Stored data entries

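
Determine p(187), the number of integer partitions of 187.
1280011042268

p(n) counts ways to write n as a sum of positive integers (order ignored).
Euler's pentagonal recurrence: p(k) = p(k-1) + p(k-2) - p(k-5) - p(k-7) + p(k-12) + p(k-15) - ... (offsets j(3j∓1)/2, signs ++--, p(0)=1, p(<0)=0).
DP table for k = 0..186: p(0)=1, p(1)=1, p(2)=2, p(3)=3, p(4)=5, p(5)=7, p(6)=11, p(7)=15, p(8)=22, p(9)=30, p(10)=42, p(11)=56, p(12)=77, p(13)=101, p(14)=135, p(15)=176, p(16)=231, p(17)=297, p(18)=385, p(19)=490, p(20)=627, p(21)=792, p(22)=1002, p(23)=1255, p(24)=1575, p(25)=1958, p(26)=2436, p(27)=3010, p(28)=3718, p(29)=4565, p(30)=5604, p(31)=6842, p(32)=8349, p(33)=10143, p(34)=12310, p(35)=14883, p(36)=17977, p(37)=21637, p(38)=26015, p(39)=31185, p(40)=37338, p(41)=44583, p(42)=53174, p(43)=63261, p(44)=75175, p(45)=89134, p(46)=105558, p(47)=124754, p(48)=147273, p(49)=173525, p(50)=204226, p(51)=239943, p(52)=281589, p(53)=329931, p(54)=386155, p(55)=451276, p(56)=526823, p(57)=614154, p(58)=715220, p(59)=831820, p(60)=966467, p(61)=1121505, p(62)=1300156, p(63)=1505499, p(64)=1741630, p(65)=2012558, p(66)=2323520, p(67)=2679689, p(68)=3087735, p(69)=3554345, p(70)=4087968, p(71)=4697205, p(72)=5392783, p(73)=6185689, p(74)=7089500, p(75)=8118264, p(76)=9289091, p(77)=10619863, p(78)=12132164, p(79)=13848650, p(80)=15796476, p(81)=18004327, p(82)=20506255, p(83)=23338469, p(84)=26543660, p(85)=30167357, p(86)=34262962, p(87)=38887673, p(88)=44108109, p(89)=49995925, p(90)=56634173, p(91)=64112359, p(92)=72533807, p(93)=82010177, p(94)=92669720, p(95)=104651419, p(96)=118114304, p(97)=133230930, p(98)=150198136, p(99)=169229875, p(100)=190569292, p(101)=214481126, p(102)=241265379, p(103)=271248950, p(104)=304801365, p(105)=342325709, p(106)=384276336, p(107)=431149389, p(108)=483502844, p(109)=541946240, p(110)=607163746, p(111)=679903203, p(112)=761002156, p(113)=851376628, p(114)=952050665, p(115)=1064144451, p(116)=1188908248, p(117)=1327710076, p(118)=1482074143, p(119)=1653668665, p(120)=1844349560, p(121)=2056148051, p(122)=2291320912, p(123)=2552338241, p(124)=2841940500, p(125)=3163127352, p(126)=3519222692, p(127)=3913864295, p(128)=4351078600, p(129)=4835271870, p(130)=5371315400, p(131)=5964539504, p(132)=6620830889, p(133)=7346629512, p(134)=8149040695, p(135)=9035836076, p(136)=10015581680, p(137)=11097645016, p(138)=12292341831, p(139)=13610949895, p(140)=15065878135, p(141)=16670689208, p(142)=18440293320, p(143)=20390982757, p(144)=22540654445, p(145)=24908858009, p(146)=27517052599, p(147)=30388671978, p(148)=33549419497, p(149)=37027355200, p(150)=40853235313, p(151)=45060624582, p(152)=49686288421, p(153)=54770336324, p(154)=60356673280, p(155)=66493182097, p(156)=73232243759, p(157)=80630964769, p(158)=88751778802, p(159)=97662728555, p(160)=107438159466, p(161)=118159068427, p(162)=129913904637, p(163)=142798995930, p(164)=156919475295, p(165)=172389800255, p(166)=189334822579, p(167)=207890420102, p(168)=228204732751, p(169)=250438925115, p(170)=274768617130, p(171)=301384802048, p(172)=330495499613, p(173)=362326859895, p(174)=397125074750, p(175)=435157697830, p(176)=476715857290, p(177)=522115831195, p(178)=571701605655, p(179)=625846753120, p(180)=684957390936, p(181)=749474411781, p(182)=819876908323, p(183)=896684817527, p(184)=980462880430, p(185)=1071823774337, p(186)=1171432692373.
Final step: p(187) = p(186) + p(185) - p(182) - p(180) + p(175) + p(172) - p(165) - p(161) + p(152) + p(147) - p(136) - p(130) + p(117) + p(110) - p(95) - p(87) + p(70) + p(61) - p(42) - p(32) + p(11) + p(0)
= 1171432692373 + 1071823774337 - 819876908323 - 684957390936 + 435157697830 + 330495499613 - 172389800255 - 118159068427 + 49686288421 + 30388671978 - 10015581680 - 5371315400 + 1327710076 + 607163746 - 104651419 - 38887673 + 4087968 + 1121505 - 53174 - 8349 + 56 + 1
= 1280011042268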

▶ **WHAT THE EXERCISE ASKS**:
Transcribe each entry exactly as it appears.

▶ **TASK OUTPUT**:
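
Determine p(187), the number of integer partitions of 187.
1280011042268

p(n) counts ways to write n as a sum of positive integers (order ignored).
Euler's pentagonal recurrence: p(k) = p(k-1) + p(k-2) - p(k-5) - p(k-7) + p(k-12) + p(k-15) - ... (offsets j(3j∓1)/2, signs ++--, p(0)=1, p(<0)=0).
DP table for k = 0..186: p(0)=1, p(1)=1, p(2)=2, p(3)=3, p(4)=5, p(5)=7, p(6)=11, p(7)=15, p(8)=22, p(9)=30, p(10)=42, p(11)=56, p(12)=77, p(13)=101, p(14)=135, p(15)=176, p(16)=231, p(17)=297, p(18)=385, p(19)=490, p(20)=627, p(21)=792, p(22)=1002, p(23)=1255, p(24)=1575, p(25)=1958, p(26)=2436, p(27)=3010, p(28)=3718, p(29)=4565, p(30)=5604, p(31)=6842, p(32)=8349, p(33)=10143, p(34)=12310, p(35)=14883, p(36)=17977, p(37)=21637, p(38)=26015, p(39)=31185, p(40)=37338, p(41)=44583, p(42)=53174, p(43)=63261, p(44)=75175, p(45)=89134, p(46)=105558, p(47)=124754, p(48)=147273, p(49)=173525, p(50)=204226, p(51)=239943, p(52)=281589, p(53)=329931, p(54)=386155, p(55)=451276, p(56)=526823, p(57)=614154, p(58)=715220, p(59)=831820, p(60)=966467, p(61)=1121505, p(62)=1300156, p(63)=1505499, p(64)=1741630, p(65)=2012558, p(66)=2323520, p(67)=2679689, p(68)=3087735, p(69)=3554345, p(70)=4087968, p(71)=4697205, p(72)=5392783, p(73)=6185689, p(74)=7089500, p(75)=8118264, p(76)=9289091, p(77)=10619863, p(78)=12132164, p(79)=13848650, p(80)=15796476, p(81)=18004327, p(82)=20506255, p(83)=23338469, p(84)=26543660, p(85)=30167357, p(86)=34262962, p(87)=38887673, p(88)=44108109, p(89)=49995925, p(90)=56634173, p(91)=64112359, p(92)=72533807, p(93)=82010177, p(94)=92669720, p(95)=104651419, p(96)=118114304, p(97)=133230930, p(98)=150198136, p(99)=169229875, p(100)=190569292, p(101)=214481126, p(102)=241265379, p(103)=271248950, p(104)=304801365, p(105)=342325709, p(106)=384276336, p(107)=431149389, p(108)=483502844, p(109)=541946240, p(110)=607163746, p(111)=679903203, p(112)=761002156, p(113)=851376628, p(114)=952050665, p(115)=1064144451, p(116)=1188908248, p(117)=1327710076, p(118)=1482074143, p(119)=1653668665, p(120)=1844349560, p(121)=2056148051, p(122)=2291320912, p(123)=2552338241, p(124)=2841940500, p(125)=3163127352, p(126)=3519222692, p(127)=3913864295, p(128)=4351078600, p(129)=4835271870, p(130)=5371315400, p(131)=5964539504, p(132)=6620830889, p(133)=7346629512, p(134)=8149040695, p(135)=9035836076, p(136)=10015581680, p(137)=11097645016, p(138)=12292341831, p(139)=13610949895, p(140)=15065878135, p(141)=16670689208, p(142)=18440293320, p(143)=20390982757, p(144)=22540654445, p(145)=24908858009, p(146)=27517052599, p(147)=30388671978, p(148)=33549419497, p(149)=37027355200, p(150)=40853235313, p(151)=45060624582, p(152)=49686288421, p(153)=54770336324, p(154)=60356673280, p(155)=66493182097, p(156)=73232243759, p(157)=80630964769, p(158)=88751778802, p(159)=97662728555, p(160)=107438159466, p(161)=118159068427, p(162)=129913904637, p(163)=142798995930, p(164)=156919475295, p(165)=172389800255, p(166)=189334822579, p(167)=207890420102, p(168)=228204732751, p(169)=250438925115, p(170)=274768617130, p(171)=301384802048, p(172)=330495499613, p(173)=362326859895, p(174)=397125074750, p(175)=435157697830, p(176)=476715857290, p(177)=522115831195, p(178)=571701605655, p(179)=625846753120, p(180)=684957390936, p(181)=749474411781, p(182)=819876908323, p(183)=896684817527, p(184)=980462880430, p(185)=1071823774337, p(186)=1171432692373.
Final step: p(187) = p(186) + p(185) - p(182) - p(180) + p(175) + p(172) - p(165) - p(161) + p(152) + p(147) - p(136) - p(130) + p(117) + p(110) - p(95) - p(87) + p(70) + p(61) - p(42) - p(32) + p(11) + p(0)
= 1171432692373 + 1071823774337 - 819876908323 - 684957390936 + 435157697830 + 330495499613 - 172389800255 - 118159068427 + 49686288421 + 30388671978 - 10015581680 - 5371315400 + 1327710076 + 607163746 - 104651419 - 38887673 + 4087968 + 1121505 - 53174 - 8349 + 56 + 1
= 1280011042268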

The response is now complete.